*** Opening Data for processing ***
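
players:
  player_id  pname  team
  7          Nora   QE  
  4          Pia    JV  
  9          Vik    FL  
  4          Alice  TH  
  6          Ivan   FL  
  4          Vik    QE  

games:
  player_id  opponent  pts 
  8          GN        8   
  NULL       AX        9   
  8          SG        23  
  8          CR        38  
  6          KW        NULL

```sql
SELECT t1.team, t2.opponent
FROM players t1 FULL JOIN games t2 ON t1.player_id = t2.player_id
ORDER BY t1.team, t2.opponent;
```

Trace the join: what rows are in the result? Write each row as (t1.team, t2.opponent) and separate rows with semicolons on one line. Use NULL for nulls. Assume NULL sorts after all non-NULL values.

(FL, KW); (FL, NULL); (JV, NULL); (QE, NULL); (QE, NULL); (TH, NULL); (NULL, AX); (NULL, CR); (NULL, GN); (NULL, SG)

FULL OUTER JOIN keeps every row from both sides; unmatched rows get NULL for the other side's columns.
Matching on t1.player_id = t2.player_id. A NULL in a compared column never satisfies the condition.
Matched pairs: 1; unmatched t1 rows kept: 5; unmatched t2 rows kept: 4.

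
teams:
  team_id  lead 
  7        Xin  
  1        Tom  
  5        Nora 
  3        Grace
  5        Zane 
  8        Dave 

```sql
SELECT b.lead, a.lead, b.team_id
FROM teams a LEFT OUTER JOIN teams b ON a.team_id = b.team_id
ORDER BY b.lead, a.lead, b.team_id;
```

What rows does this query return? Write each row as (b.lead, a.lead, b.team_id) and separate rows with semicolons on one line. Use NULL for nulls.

(Dave, Dave, 8); (Grace, Grace, 3); (Nora, Nora, 5); (Nora, Zane, 5); (Tom, Tom, 1); (Xin, Xin, 7); (Zane, Nora, 5); (Zane, Zane, 5)

LEFT JOIN keeps every row from `teams a`; unmatched rows get NULL for `teams b`'s columns.
Matching on a.team_id = b.team_id.
Matched pairs: 8; unmatched a rows kept: 0.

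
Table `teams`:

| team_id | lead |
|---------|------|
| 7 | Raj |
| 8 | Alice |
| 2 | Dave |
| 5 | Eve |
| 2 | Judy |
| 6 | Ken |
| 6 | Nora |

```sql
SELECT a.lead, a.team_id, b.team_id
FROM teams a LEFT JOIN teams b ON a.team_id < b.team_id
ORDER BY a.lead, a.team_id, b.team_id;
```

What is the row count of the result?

LEFT JOIN keeps every row from `teams a`; unmatched rows get NULL for `teams b`'s columns.
Matching on a.team_id < b.team_id.
Matched pairs: 19; unmatched a rows kept: 1.
Total: 19 matched + 1 padded = 20 rows.

20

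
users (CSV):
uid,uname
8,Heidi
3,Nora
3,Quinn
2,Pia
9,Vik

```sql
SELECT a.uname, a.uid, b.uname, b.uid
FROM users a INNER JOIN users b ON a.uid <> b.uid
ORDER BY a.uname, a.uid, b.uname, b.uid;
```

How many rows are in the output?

INNER JOIN keeps only pairs where the ON condition holds.
Matching on a.uid <> b.uid.
- a[0] uid=8 → 4 match(es) in b → 4 row(s).
- a[1] uid=3 → 3 match(es) in b → 3 row(s).
- a[2] uid=3 → 3 match(es) in b → 3 row(s).
- a[3] uid=2 → 4 match(es) in b → 4 row(s).
- a[4] uid=9 → 4 match(es) in b → 4 row(s).
Total: 18 rows.

18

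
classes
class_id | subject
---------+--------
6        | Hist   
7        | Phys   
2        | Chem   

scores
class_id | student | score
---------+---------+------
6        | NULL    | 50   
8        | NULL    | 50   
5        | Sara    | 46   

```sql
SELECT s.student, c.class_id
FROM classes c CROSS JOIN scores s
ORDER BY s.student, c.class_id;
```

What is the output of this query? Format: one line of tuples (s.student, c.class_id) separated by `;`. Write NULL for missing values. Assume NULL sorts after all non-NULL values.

CROSS JOIN pairs every row of `classes` with every row of `scores`: 3 × 3 = 9 rows.

(Sara, 2); (Sara, 6); (Sara, 7); (NULL, 2); (NULL, 2); (NULL, 6); (NULL, 6); (NULL, 7); (NULL, 7)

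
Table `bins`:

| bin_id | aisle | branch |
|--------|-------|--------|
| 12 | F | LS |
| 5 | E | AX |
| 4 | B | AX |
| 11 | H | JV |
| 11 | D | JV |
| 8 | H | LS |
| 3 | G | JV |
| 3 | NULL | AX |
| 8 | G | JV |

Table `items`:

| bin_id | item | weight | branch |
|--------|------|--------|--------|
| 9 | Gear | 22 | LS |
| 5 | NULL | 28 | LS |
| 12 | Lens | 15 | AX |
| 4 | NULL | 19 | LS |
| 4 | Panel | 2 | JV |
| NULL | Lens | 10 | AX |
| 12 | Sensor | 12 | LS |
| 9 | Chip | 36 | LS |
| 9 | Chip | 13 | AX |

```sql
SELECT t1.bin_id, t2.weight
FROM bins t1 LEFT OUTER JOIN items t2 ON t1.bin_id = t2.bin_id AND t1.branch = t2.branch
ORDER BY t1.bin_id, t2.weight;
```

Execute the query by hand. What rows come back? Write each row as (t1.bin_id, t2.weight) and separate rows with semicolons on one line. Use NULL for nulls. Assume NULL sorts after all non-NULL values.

LEFT JOIN keeps every row from `bins`; unmatched rows get NULL for `items`'s columns.
Matching on t1.bin_id = t2.bin_id AND t1.branch = t2.branch. A NULL in a compared column never satisfies the condition.
Matched pairs: 1; unmatched t1 rows kept: 8.

(3, NULL); (3, NULL); (4, NULL); (5, NULL); (8, NULL); (8, NULL); (11, NULL); (11, NULL); (12, 12)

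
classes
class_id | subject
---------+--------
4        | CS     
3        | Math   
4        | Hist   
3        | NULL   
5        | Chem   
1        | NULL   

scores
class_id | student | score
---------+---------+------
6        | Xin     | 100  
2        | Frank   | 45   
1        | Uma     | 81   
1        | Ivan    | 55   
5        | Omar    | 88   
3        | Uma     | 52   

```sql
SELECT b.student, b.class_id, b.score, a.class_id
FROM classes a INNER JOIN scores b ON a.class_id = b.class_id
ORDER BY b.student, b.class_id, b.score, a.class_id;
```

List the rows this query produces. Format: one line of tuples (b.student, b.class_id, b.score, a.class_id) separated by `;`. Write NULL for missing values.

(Ivan, 1, 55, 1); (Omar, 5, 88, 5); (Uma, 1, 81, 1); (Uma, 3, 52, 3); (Uma, 3, 52, 3)

INNER JOIN keeps only pairs where the ON condition holds.
Matching on a.class_id = b.class_id.
- a (class_id=4) has no partner → excluded.
- a (class_id=3) pairs with 1 row(s) of b.
- a (class_id=4) has no partner → excluded.
- a (class_id=3) pairs with 1 row(s) of b.
- a (class_id=5) pairs with 1 row(s) of b.
- a (class_id=1) pairs with 2 row(s) of b.
After projecting and ordering:
b.student | b.class_id | b.score | a.class_id
Ivan | 1 | 55 | 1
Omar | 5 | 88 | 5
Uma | 1 | 81 | 1
Uma | 3 | 52 | 3
Uma | 3 | 52 | 3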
*** Closing Data for processing ***
--- Problem requirements ---
All of the entries above need to be retyped exactly.

--- Answer to the problem ---
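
players:
  player_id  pname  team
  7          Nora   QE  
  4          Pia    JV  
  9          Vik    FL  
  4          Alice  TH  
  6          Ivan   FL  
  4          Vik    QE  

games:
  player_id  opponent  pts 
  8          GN        8   
  NULL       AX        9   
  8          SG        23  
  8          CR        38  
  6          KW        NULL

```sql
SELECT t1.team, t2.opponent
FROM players t1 FULL JOIN games t2 ON t1.player_id = t2.player_id
ORDER BY t1.team, t2.opponent;
```

Trace the join: what rows are in the result? Write each row as (t1.team, t2.opponent) and separate rows with semicolons on one line. Use NULL for nulls. Assume NULL sorts after all non-NULL values.

(FL, KW); (FL, NULL); (JV, NULL); (QE, NULL); (QE, NULL); (TH, NULL); (NULL, AX); (NULL, CR); (NULL, GN); (NULL, SG)

FULL OUTER JOIN keeps every row from both sides; unmatched rows get NULL for the other side's columns.
Matching on t1.player_id = t2.player_id. A NULL in a compared column never satisfies the condition.
Matched pairs: 1; unmatched t1 rows kept: 5; unmatched t2 rows kept: 4.

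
teams:
  team_id  lead 
  7        Xin  
  1        Tom  
  5        Nora 
  3        Grace
  5        Zane 
  8        Dave 

```sql
SELECT b.lead, a.lead, b.team_id
FROM teams a LEFT OUTER JOIN teams b ON a.team_id = b.team_id
ORDER BY b.lead, a.lead, b.team_id;
```

What rows does this query return? Write each row as (b.lead, a.lead, b.team_id) and separate rows with semicolons on one line. Use NULL for nulls.

(Dave, Dave, 8); (Grace, Grace, 3); (Nora, Nora, 5); (Nora, Zane, 5); (Tom, Tom, 1); (Xin, Xin, 7); (Zane, Nora, 5); (Zane, Zane, 5)

LEFT JOIN keeps every row from `teams a`; unmatched rows get NULL for `teams b`'s columns.
Matching on a.team_id = b.team_id.
Matched pairs: 8; unmatched a rows kept: 0.

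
Table `teams`:

| team_id | lead |
|---------|------|
| 7 | Raj |
| 8 | Alice |
| 2 | Dave |
| 5 | Eve |
| 2 | Judy |
| 6 | Ken |
| 6 | Nora |

```sql
SELECT a.lead, a.team_id, b.team_id
FROM teams a LEFT JOIN teams b ON a.team_id < b.team_id
ORDER BY a.lead, a.team_id, b.team_id;
```

What is the row count of the result?

LEFT JOIN keeps every row from `teams a`; unmatched rows get NULL for `teams b`'s columns.
Matching on a.team_id < b.team_id.
Matched pairs: 19; unmatched a rows kept: 1.
Total: 19 matched + 1 padded = 20 rows.

20

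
users (CSV):
uid,uname
8,Heidi
3,Nora
3,Quinn
2,Pia
9,Vik

```sql
SELECT a.uname, a.uid, b.uname, b.uid
FROM users a INNER JOIN users b ON a.uid <> b.uid
ORDER BY a.uname, a.uid, b.uname, b.uid;
```

How many rows are in the output?

INNER JOIN keeps only pairs where the ON condition holds.
Matching on a.uid <> b.uid.
- a[0] uid=8 → 4 match(es) in b → 4 row(s).
- a[1] uid=3 → 3 match(es) in b → 3 row(s).
- a[2] uid=3 → 3 match(es) in b → 3 row(s).
- a[3] uid=2 → 4 match(es) in b → 4 row(s).
- a[4] uid=9 → 4 match(es) in b → 4 row(s).
Total: 18 rows.

18

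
classes
class_id | subject
---------+--------
6        | Hist   
7        | Phys   
2        | Chem   

scores
class_id | student | score
---------+---------+------
6        | NULL    | 50   
8        | NULL    | 50   
5        | Sara    | 46   

```sql
SELECT s.student, c.class_id
FROM classes c CROSS JOIN scores s
ORDER BY s.student, c.class_id;
```

What is the output of this query? Format: one line of tuples (s.student, c.class_id) separated by `;`. Write NULL for missing values. Assume NULL sorts after all non-NULL values.

CROSS JOIN pairs every row of `classes` with every row of `scores`: 3 × 3 = 9 rows.

(Sara, 2); (Sara, 6); (Sara, 7); (NULL, 2); (NULL, 2); (NULL, 6); (NULL, 6); (NULL, 7); (NULL, 7)

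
Table `bins`:

| bin_id | aisle | branch |
|--------|-------|--------|
| 12 | F | LS |
| 5 | E | AX |
| 4 | B | AX |
| 11 | H | JV |
| 11 | D | JV |
| 8 | H | LS |
| 3 | G | JV |
| 3 | NULL | AX |
| 8 | G | JV |

Table `items`:

| bin_id | item | weight | branch |
|--------|------|--------|--------|
| 9 | Gear | 22 | LS |
| 5 | NULL | 28 | LS |
| 12 | Lens | 15 | AX |
| 4 | NULL | 19 | LS |
| 4 | Panel | 2 | JV |
| NULL | Lens | 10 | AX |
| 12 | Sensor | 12 | LS |
| 9 | Chip | 36 | LS |
| 9 | Chip | 13 | AX |

```sql
SELECT t1.bin_id, t2.weight
FROM bins t1 LEFT OUTER JOIN items t2 ON t1.bin_id = t2.bin_id AND t1.branch = t2.branch
ORDER BY t1.bin_id, t2.weight;
```

Execute the query by hand. What rows come back? Write each row as (t1.bin_id, t2.weight) and separate rows with semicolons on one line. Use NULL for nulls. Assume NULL sorts after all non-NULL values.

LEFT JOIN keeps every row from `bins`; unmatched rows get NULL for `items`'s columns.
Matching on t1.bin_id = t2.bin_id AND t1.branch = t2.branch. A NULL in a compared column never satisfies the condition.
Matched pairs: 1; unmatched t1 rows kept: 8.

(3, NULL); (3, NULL); (4, NULL); (5, NULL); (8, NULL); (8, NULL); (11, NULL); (11, NULL); (12, 12)

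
classes
class_id | subject
---------+--------
4        | CS     
3        | Math   
4        | Hist   
3        | NULL   
5        | Chem   
1        | NULL   

scores
class_id | student | score
---------+---------+------
6        | Xin     | 100  
2        | Frank   | 45   
1        | Uma     | 81   
1        | Ivan    | 55   
5        | Omar    | 88   
3        | Uma     | 52   

```sql
SELECT b.student, b.class_id, b.score, a.class_id
FROM classes a INNER JOIN scores b ON a.class_id = b.class_id
ORDER BY b.student, b.class_id, b.score, a.class_id;
```

List the rows this query produces. Format: one line of tuples (b.student, b.class_id, b.score, a.class_id) separated by `;`. Write NULL for missing values.

(Ivan, 1, 55, 1); (Omar, 5, 88, 5); (Uma, 1, 81, 1); (Uma, 3, 52, 3); (Uma, 3, 52, 3)

INNER JOIN keeps only pairs where the ON condition holds.
Matching on a.class_id = b.class_id.
- a (class_id=4) has no partner → excluded.
- a (class_id=3) pairs with 1 row(s) of b.
- a (class_id=4) has no partner → excluded.
- a (class_id=3) pairs with 1 row(s) of b.
- a (class_id=5) pairs with 1 row(s) of b.
- a (class_id=1) pairs with 2 row(s) of b.
After projecting and ordering:
b.student | b.class_id | b.score | a.class_id
Ivan | 1 | 55 | 1
Omar | 5 | 88 | 5
Uma | 1 | 81 | 1
Uma | 3 | 52 | 3
Uma | 3 | 52 | 3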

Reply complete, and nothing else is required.